• _Work instructions_: Among the records below, determine how many lines have the word "delay" in them; output only the number.

# # # # # # #

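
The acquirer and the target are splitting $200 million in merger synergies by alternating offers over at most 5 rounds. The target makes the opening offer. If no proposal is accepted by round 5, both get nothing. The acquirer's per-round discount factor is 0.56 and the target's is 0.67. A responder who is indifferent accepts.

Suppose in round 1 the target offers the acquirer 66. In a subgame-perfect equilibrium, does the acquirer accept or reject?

Round 5 (the target proposes): rejection yields 0 for the acquirer; the target offers 0 and keeps 200.
Round 4 (the acquirer proposes): the target can get 200 next round, worth 0.67 × 200 = 134 now. The acquirer offers 134 and keeps 200 − 134 = 66.
Round 3 (the target proposes): the acquirer can get 66 next round, worth 0.56 × 66 = 36.96 now; the target offers that and keeps 163.04.
Round 2 (the acquirer proposes): the target can get 163.04 next round, worth 0.67 × 163.04 = 109.2368 now, so the acquirer offers 109.2368, keeping 90.7632.
So by rejecting in round 1, the acquirer gets 90.7632 next round, worth 0.56 × 90.7632 = 50.827392 now.
Offer 66 ≥ 50.827392, so the acquirer accepts.

Accept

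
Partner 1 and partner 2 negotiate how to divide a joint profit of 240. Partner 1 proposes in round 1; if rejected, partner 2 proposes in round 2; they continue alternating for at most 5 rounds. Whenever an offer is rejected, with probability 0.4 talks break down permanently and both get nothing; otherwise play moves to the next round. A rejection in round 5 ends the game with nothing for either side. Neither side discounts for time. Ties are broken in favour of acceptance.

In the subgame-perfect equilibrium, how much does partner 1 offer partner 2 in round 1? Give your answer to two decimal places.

Round 5 (partner 1 proposes): rejection yields 0 for partner 2; partner 1 offers 0 and keeps 240.
Round 4 (partner 2 proposes): rejecting gives partner 1 an expected 0.6 × 240 = 144, so partner 2 offers 144, keeping 96.
Round 3 (partner 1 proposes): rejecting gives partner 2 an expected 0.6 × 96 = 57.6, so partner 1 offers 57.6, keeping 182.4.
Round 2 (partner 2 proposes): rejecting gives partner 1 an expected 0.6 × 182.4 = 109.44, so partner 2 offers 109.44, keeping 130.56.
Round 1 (partner 1 proposes): rejecting gives partner 2 an expected 0.6 × 130.56 = 78.336. Partner 1 offers 78.336 and keeps 240 − 78.336 = 161.664.

78.34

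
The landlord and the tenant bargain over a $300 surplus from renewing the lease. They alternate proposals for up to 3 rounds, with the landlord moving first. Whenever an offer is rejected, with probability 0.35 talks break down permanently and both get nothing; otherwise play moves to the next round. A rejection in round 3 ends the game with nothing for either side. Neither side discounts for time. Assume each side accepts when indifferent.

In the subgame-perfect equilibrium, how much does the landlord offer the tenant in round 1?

By backward induction:
Round 3 (the landlord proposes): rejection yields 0 for the tenant; the landlord offers 0 and keeps 300.
Round 2 (the tenant proposes): rejecting gives the landlord an expected 0.65 × 300 = 195. The tenant offers 195 and keeps 300 − 195 = 105.
Round 1 (the landlord proposes): rejecting gives the tenant an expected 0.65 × 105 = 68.25, so the landlord offers 68.25, keeping 231.75.

68.25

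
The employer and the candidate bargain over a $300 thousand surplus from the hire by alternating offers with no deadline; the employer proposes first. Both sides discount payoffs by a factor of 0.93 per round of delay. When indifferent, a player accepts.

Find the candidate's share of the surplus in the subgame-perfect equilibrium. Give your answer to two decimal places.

In a stationary SPE each proposer offers the other exactly their discounted continuation value.
If the employer keeps x when proposing and the candidate keeps y when proposing, then x = 300 − 0.93y and y = 300 − 0.93x.
Solving: x = 300(1 − 0.93) / (1 − 0.93·0.93) = 21 / 0.1351 ≈ 155.4404.
The candidate gets 300 − 155.4404 ≈ 144.5596.

144.56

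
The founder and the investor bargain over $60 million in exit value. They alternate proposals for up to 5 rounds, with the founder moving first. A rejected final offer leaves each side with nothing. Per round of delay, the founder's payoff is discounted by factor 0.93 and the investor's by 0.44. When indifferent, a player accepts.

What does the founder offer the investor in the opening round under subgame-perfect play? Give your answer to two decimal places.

Round 5 (the founder proposes): the investor will accept anything ≥ 0, so the founder offers 0 and keeps 60.
Round 4 (the investor proposes): the founder can get 60 next round, worth 0.93 × 60 = 55.8 now, so the investor offers 55.8, keeping 4.2.
Round 3 (the founder proposes): the investor can get 4.2 next round, worth 0.44 × 4.2 = 1.848 now. The founder offers 1.848 and keeps 60 − 1.848 = 58.152.
Round 2 (the investor proposes): the founder can get 58.152 next round, worth 0.93 × 58.152 = 54.08136 now; the investor offers that and keeps 5.91864.
Round 1 (the founder proposes): the investor can get 5.91864 next round, worth 0.44 × 5.91864 = 2.6042016 now. The founder offers 2.6042016 and keeps 60 − 2.6042016 = 57.3957984.

2.60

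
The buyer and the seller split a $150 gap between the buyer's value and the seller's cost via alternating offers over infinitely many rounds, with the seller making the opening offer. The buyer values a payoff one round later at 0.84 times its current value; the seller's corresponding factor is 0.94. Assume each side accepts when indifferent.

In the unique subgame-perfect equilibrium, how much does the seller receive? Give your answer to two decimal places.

When the seller proposes, the buyer accepts any offer worth at least 0.84 times what the buyer would get by proposing next round; and vice versa.
This gives x = 150 − 0.84y and y = 150 − 0.94x, where x and y are each side's share when it proposes.
Hence (1 − 0.84·0.94)x = 150(1 − 0.84), i.e. 0.2104·x = 24.
x ≈ 114.0684; the buyer's share is 150 − x ≈ 35.9316.

114.07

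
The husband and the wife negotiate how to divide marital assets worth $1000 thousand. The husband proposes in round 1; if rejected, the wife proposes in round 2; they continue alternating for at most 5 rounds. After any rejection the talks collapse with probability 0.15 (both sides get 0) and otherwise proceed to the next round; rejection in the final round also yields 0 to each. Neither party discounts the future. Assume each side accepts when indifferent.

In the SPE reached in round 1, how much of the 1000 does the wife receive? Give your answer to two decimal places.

219.62

By backward induction:
Round 5 (the husband proposes): rejection yields 0 for the wife; the husband offers 0 and keeps 1000.
Round 4 (the wife proposes): rejecting gives the husband an expected 0.85 × 1000 = 850. The wife offers 850 and keeps 1000 − 850 = 150.
Round 3 (the husband proposes): rejecting gives the wife an expected 0.85 × 150 = 127.5, so the husband offers 127.5, keeping 872.5.
Round 2 (the wife proposes): rejecting gives the husband an expected 0.85 × 872.5 = 741.625, so the wife offers 741.625, keeping 258.375.
Round 1 (the husband proposes): rejecting gives the wife an expected 0.85 × 258.375 = 219.61875, so the husband offers 219.61875, keeping 780.38125.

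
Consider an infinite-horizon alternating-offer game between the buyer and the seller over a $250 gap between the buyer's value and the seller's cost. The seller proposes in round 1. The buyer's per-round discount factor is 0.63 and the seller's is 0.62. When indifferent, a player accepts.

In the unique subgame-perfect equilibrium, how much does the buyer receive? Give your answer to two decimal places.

When the seller proposes, the buyer accepts any offer worth at least 0.63 times what the buyer would get by proposing next round; and vice versa.
This gives x = 250 − 0.63y and y = 250 − 0.62x, where x and y are each side's share when it proposes.
Hence (1 − 0.63·0.62)x = 250(1 − 0.63), i.e. 0.6094·x = 92.5.
x ≈ 151.7886; the buyer's share is 250 − x ≈ 98.2114.

98.21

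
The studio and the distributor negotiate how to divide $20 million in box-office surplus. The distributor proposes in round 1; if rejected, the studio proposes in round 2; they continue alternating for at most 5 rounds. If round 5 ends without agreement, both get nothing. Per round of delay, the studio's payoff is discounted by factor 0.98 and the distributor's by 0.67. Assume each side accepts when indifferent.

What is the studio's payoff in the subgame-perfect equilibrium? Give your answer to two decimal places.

Work backward from the last round.
Round 5 (the distributor proposes): the studio will accept anything ≥ 0, so the distributor offers 0 and keeps 20.
Round 4 (the studio proposes): the distributor can get 20 next round, worth 0.67 × 20 = 13.4 now. The studio offers 13.4 and keeps 20 − 13.4 = 6.6.
Round 3 (the distributor proposes): the studio can get 6.6 next round, worth 0.98 × 6.6 = 6.468 now; the distributor offers that and keeps 13.532.
Round 2 (the studio proposes): the distributor can get 13.532 next round, worth 0.67 × 13.532 = 9.06644 now; the studio offers that and keeps 10.93356.
Round 1 (the distributor proposes): the studio can get 10.93356 next round, worth 0.98 × 10.93356 = 10.7148888 now. The distributor offers 10.7148888 and keeps 20 − 10.7148888 = 9.2851112.

10.71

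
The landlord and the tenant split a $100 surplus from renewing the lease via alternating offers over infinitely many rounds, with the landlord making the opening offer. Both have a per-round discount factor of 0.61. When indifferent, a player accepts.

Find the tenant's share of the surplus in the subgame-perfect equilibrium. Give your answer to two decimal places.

When the landlord proposes, the tenant accepts any offer worth at least 0.61 times what the tenant would get by proposing next round; and vice versa.
This gives x = 100 − 0.61y and y = 100 − 0.61x, where x and y are each side's share when it proposes.
Hence (1 − 0.61·0.61)x = 100(1 − 0.61), i.e. 0.6279·x = 39.
x ≈ 62.1118; the tenant's share is 100 − x ≈ 37.8882.

37.89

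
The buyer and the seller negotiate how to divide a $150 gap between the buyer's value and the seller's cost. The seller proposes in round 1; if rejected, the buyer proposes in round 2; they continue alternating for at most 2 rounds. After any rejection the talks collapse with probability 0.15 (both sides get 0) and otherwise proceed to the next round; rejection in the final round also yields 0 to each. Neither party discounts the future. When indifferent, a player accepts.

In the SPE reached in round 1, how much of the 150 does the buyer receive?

127.5

By backward induction:
Round 2 (the buyer proposes): the seller will accept anything ≥ 0, so the buyer offers 0 and keeps 150.
Round 1 (the seller proposes): rejecting gives the buyer an expected 0.85 × 150 = 127.5; the seller offers that and keeps 22.5.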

# # # # # # #

• _Exercise result_: 3